(Source records)
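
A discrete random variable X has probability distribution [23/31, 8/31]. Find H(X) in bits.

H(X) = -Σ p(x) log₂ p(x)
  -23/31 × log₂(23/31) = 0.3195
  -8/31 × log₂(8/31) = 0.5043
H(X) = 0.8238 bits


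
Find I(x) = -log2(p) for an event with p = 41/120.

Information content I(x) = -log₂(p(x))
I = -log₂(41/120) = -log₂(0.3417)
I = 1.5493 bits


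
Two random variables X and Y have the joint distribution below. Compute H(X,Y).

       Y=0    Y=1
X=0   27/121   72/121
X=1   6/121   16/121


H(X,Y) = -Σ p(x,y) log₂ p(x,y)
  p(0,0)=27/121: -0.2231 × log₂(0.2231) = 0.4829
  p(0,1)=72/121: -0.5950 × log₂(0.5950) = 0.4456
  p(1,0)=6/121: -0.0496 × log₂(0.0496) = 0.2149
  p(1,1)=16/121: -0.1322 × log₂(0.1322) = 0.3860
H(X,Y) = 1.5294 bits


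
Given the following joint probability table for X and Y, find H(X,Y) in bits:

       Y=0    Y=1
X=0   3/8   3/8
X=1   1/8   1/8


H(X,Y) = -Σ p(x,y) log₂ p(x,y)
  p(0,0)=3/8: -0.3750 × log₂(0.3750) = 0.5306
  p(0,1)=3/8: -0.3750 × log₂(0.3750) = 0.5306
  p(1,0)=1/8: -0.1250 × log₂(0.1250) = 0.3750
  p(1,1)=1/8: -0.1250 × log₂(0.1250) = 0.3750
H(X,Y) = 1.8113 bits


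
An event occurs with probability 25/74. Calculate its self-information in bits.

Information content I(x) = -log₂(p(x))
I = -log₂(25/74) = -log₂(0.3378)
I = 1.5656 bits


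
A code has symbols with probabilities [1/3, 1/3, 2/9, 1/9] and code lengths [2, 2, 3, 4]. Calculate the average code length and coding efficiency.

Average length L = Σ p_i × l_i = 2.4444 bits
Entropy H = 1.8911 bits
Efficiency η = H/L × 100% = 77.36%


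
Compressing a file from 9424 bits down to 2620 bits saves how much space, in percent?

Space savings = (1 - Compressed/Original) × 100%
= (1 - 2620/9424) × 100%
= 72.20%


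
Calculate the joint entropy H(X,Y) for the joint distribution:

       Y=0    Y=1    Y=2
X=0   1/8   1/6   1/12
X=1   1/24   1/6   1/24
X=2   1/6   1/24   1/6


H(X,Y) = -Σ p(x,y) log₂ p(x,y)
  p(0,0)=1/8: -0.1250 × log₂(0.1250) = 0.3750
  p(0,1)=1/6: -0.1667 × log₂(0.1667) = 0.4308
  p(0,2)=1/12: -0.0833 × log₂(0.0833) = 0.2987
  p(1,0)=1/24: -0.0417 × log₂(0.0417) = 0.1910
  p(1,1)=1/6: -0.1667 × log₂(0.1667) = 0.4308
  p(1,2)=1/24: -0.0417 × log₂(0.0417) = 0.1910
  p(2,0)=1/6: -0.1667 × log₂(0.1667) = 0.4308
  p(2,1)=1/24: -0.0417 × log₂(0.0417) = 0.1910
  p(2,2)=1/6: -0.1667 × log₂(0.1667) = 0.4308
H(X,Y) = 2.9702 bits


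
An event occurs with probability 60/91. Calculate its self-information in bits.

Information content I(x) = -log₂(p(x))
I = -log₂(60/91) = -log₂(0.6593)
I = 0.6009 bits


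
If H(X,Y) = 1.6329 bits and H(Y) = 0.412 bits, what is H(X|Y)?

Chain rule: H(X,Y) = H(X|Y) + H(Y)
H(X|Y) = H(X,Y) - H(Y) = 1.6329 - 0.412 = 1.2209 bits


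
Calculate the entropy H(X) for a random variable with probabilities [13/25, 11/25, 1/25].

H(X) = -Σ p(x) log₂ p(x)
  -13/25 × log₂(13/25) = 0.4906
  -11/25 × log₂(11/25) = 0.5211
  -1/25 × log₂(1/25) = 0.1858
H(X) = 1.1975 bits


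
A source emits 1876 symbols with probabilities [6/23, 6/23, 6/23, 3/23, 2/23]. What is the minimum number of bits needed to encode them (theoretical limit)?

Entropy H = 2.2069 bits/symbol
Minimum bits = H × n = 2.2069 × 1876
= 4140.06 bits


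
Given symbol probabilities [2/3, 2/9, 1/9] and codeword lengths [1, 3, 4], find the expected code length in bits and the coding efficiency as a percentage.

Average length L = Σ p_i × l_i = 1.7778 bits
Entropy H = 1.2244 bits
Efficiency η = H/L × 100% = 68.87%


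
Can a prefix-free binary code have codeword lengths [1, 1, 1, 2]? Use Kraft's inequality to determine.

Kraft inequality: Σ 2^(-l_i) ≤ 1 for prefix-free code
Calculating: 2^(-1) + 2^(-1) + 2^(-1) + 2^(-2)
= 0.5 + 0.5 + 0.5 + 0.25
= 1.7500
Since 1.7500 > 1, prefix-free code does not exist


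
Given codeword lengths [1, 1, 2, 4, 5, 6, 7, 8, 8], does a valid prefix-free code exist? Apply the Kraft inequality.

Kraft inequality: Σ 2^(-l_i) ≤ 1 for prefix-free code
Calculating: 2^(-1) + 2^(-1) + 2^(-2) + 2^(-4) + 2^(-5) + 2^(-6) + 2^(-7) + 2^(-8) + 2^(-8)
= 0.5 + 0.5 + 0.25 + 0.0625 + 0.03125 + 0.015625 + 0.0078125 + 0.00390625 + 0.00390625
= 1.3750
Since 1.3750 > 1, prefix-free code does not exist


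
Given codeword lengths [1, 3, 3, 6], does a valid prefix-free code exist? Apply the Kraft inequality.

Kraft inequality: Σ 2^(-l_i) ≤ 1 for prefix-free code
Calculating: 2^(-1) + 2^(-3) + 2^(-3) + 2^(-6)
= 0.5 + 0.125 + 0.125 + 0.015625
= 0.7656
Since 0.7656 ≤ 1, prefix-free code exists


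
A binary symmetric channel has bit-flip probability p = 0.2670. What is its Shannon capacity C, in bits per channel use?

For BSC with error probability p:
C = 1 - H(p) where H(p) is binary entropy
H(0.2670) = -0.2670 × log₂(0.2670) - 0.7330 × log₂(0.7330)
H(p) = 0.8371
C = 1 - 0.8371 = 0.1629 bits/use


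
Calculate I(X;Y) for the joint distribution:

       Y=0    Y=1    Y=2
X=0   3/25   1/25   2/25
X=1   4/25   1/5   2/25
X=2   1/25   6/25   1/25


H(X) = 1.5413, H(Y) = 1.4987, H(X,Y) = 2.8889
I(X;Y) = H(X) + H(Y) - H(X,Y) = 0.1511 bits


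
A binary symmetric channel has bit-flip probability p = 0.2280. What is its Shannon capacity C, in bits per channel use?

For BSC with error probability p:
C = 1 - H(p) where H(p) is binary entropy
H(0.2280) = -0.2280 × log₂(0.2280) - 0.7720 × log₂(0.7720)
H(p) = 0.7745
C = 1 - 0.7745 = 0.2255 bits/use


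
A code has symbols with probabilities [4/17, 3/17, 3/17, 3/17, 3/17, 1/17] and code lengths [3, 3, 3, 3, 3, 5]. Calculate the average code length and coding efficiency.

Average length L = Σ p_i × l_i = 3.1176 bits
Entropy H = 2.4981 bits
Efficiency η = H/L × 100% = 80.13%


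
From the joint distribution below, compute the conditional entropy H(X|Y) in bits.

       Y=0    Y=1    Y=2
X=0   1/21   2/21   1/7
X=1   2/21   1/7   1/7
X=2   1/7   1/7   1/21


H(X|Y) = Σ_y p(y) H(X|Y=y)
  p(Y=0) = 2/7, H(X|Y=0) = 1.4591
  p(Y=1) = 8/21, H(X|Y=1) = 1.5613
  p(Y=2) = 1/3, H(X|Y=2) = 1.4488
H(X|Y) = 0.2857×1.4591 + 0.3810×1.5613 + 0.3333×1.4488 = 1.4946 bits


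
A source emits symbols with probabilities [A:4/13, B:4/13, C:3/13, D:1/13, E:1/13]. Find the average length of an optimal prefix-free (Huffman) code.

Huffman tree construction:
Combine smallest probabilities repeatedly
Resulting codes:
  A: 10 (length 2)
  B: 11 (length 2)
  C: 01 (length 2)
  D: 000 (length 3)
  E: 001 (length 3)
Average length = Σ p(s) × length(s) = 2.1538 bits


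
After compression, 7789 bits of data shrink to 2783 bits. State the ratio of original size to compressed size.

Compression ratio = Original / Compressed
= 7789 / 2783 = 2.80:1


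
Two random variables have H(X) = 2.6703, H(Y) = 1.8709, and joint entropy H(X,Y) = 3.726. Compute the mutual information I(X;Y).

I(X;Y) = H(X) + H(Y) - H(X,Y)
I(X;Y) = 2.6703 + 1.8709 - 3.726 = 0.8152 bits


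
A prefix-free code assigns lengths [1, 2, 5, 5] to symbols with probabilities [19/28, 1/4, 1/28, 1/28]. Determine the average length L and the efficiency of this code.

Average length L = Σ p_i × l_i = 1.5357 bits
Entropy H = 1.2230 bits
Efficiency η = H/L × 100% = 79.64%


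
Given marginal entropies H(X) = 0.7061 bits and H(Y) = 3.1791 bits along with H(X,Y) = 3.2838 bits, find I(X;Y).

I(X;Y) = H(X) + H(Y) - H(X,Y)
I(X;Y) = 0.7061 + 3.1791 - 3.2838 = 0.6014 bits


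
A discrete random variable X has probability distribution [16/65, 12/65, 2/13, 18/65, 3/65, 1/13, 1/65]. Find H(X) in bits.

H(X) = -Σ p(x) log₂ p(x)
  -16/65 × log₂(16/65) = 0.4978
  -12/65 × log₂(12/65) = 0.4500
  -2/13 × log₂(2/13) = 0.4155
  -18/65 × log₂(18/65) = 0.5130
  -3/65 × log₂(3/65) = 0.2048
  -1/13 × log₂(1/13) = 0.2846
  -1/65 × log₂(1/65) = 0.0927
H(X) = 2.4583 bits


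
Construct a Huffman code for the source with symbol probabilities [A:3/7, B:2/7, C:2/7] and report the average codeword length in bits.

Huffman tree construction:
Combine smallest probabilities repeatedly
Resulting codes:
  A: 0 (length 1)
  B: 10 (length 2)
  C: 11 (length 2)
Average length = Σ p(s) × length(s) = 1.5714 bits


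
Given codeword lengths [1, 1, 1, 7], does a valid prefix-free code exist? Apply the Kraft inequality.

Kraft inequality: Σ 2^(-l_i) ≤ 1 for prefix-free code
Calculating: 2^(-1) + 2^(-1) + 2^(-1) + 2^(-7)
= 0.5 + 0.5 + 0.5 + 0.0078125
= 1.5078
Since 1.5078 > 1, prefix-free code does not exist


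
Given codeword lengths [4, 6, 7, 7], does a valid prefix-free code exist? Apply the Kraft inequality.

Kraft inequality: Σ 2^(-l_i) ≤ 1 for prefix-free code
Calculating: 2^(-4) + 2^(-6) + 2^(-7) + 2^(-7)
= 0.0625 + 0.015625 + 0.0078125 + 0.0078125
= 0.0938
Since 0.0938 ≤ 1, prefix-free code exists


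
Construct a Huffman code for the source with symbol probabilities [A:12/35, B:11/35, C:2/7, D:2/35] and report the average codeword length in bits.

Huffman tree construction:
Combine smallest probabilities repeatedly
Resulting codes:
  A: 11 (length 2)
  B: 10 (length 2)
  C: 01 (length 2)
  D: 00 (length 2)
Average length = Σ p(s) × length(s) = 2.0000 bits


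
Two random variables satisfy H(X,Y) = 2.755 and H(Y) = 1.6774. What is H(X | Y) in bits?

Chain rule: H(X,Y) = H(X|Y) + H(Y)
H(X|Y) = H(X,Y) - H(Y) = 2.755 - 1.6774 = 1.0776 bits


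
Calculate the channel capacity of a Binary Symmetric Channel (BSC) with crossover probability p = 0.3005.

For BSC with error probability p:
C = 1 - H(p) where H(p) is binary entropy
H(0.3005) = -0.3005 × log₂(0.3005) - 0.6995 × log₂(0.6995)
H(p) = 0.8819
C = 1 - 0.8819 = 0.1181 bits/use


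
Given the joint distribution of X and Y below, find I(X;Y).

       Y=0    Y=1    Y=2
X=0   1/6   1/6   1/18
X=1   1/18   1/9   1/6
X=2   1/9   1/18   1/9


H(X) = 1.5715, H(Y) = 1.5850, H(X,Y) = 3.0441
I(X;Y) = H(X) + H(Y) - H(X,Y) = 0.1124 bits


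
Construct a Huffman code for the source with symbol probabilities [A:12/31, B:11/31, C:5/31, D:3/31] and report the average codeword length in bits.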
* * *
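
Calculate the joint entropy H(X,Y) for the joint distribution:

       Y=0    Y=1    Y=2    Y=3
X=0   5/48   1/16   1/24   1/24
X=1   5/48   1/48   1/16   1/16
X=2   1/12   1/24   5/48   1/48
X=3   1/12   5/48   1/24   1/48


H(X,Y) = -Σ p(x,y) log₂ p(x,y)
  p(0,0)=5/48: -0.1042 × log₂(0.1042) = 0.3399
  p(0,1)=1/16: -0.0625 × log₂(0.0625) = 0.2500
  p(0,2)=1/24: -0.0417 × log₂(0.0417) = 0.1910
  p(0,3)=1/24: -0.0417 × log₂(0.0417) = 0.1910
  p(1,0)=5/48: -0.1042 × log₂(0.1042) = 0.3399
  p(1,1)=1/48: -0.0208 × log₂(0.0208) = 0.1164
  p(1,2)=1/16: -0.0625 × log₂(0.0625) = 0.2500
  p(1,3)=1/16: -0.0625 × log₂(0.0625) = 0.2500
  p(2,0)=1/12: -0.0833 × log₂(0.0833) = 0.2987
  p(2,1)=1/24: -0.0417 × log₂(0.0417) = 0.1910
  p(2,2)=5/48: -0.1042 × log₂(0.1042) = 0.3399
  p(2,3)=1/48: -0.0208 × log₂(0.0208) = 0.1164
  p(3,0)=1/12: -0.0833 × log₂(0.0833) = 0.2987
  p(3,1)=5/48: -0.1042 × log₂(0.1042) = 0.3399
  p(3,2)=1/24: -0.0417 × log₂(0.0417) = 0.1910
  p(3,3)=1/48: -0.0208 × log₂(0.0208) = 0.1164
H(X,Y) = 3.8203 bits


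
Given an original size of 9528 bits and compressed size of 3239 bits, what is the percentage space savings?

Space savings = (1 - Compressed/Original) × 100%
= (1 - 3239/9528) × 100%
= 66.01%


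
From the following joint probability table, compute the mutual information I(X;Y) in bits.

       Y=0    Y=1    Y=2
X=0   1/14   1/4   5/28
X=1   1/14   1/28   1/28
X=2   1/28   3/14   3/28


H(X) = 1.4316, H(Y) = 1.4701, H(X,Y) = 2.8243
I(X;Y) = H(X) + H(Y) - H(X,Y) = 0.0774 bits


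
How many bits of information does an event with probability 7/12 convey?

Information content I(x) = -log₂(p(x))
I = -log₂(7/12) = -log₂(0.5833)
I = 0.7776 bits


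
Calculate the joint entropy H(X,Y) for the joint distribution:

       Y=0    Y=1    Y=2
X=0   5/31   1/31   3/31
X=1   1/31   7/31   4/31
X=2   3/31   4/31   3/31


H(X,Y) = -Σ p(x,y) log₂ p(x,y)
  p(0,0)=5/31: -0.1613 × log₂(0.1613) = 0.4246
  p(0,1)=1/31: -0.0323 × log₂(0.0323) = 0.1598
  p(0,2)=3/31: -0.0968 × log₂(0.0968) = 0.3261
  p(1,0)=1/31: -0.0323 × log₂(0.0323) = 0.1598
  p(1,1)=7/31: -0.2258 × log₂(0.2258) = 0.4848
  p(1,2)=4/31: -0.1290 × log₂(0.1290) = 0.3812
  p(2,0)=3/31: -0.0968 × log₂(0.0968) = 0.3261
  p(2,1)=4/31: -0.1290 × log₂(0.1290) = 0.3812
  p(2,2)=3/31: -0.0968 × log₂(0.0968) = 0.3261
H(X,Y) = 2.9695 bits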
---
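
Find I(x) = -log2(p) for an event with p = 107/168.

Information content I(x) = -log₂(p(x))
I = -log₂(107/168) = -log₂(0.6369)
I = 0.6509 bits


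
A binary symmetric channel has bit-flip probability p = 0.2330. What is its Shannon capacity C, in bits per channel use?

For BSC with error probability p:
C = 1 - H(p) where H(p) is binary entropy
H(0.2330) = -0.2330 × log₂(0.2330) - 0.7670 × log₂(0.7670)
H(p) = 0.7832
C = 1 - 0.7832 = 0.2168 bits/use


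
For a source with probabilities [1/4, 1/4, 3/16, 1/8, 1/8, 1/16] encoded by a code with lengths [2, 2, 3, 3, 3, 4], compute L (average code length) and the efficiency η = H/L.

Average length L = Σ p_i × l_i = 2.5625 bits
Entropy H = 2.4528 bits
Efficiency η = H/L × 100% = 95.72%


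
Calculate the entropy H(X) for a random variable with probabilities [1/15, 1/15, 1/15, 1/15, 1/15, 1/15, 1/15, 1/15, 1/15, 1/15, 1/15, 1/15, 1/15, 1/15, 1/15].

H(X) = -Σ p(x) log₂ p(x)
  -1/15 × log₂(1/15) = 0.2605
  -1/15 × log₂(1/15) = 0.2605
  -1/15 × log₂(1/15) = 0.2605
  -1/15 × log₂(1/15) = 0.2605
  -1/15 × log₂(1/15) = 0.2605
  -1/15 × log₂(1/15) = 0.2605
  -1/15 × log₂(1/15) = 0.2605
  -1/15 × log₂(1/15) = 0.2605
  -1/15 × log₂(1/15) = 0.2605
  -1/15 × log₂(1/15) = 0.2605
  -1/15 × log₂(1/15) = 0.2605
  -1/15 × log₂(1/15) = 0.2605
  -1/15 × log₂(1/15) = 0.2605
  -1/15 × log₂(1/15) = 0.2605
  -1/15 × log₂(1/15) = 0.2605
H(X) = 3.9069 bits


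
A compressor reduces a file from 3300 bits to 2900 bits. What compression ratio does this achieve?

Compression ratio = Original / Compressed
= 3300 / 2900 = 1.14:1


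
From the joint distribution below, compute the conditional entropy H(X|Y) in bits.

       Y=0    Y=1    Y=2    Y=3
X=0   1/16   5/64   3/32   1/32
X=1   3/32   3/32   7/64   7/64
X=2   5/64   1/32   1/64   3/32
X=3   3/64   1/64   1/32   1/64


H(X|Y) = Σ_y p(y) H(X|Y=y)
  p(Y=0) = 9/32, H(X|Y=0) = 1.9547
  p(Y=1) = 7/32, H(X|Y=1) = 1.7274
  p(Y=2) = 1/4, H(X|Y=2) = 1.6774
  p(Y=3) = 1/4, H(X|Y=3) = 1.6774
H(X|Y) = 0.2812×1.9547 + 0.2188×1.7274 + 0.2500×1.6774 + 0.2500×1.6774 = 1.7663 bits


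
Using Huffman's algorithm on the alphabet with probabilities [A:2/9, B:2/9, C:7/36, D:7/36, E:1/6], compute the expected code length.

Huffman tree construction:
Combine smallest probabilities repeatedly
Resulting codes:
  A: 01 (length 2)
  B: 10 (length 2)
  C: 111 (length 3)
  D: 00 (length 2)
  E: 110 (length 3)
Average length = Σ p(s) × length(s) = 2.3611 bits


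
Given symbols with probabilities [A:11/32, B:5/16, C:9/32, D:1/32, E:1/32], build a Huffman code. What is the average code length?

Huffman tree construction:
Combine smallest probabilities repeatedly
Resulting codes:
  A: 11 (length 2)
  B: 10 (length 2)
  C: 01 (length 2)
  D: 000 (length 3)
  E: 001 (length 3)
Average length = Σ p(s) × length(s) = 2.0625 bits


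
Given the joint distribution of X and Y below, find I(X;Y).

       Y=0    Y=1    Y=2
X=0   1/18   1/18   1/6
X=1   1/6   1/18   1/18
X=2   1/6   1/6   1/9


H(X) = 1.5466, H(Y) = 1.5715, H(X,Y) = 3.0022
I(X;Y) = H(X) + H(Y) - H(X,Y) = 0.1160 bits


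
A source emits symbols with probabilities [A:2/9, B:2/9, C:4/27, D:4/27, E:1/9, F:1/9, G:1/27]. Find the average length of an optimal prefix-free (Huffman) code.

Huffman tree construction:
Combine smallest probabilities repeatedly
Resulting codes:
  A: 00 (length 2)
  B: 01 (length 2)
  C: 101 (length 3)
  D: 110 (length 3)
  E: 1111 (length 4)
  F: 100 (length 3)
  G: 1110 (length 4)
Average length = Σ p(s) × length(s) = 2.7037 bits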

PROMPT — How many lines of the records contain the word "table"? Reply with the number and nothing else.

RESPONSE TO THE TASK — 2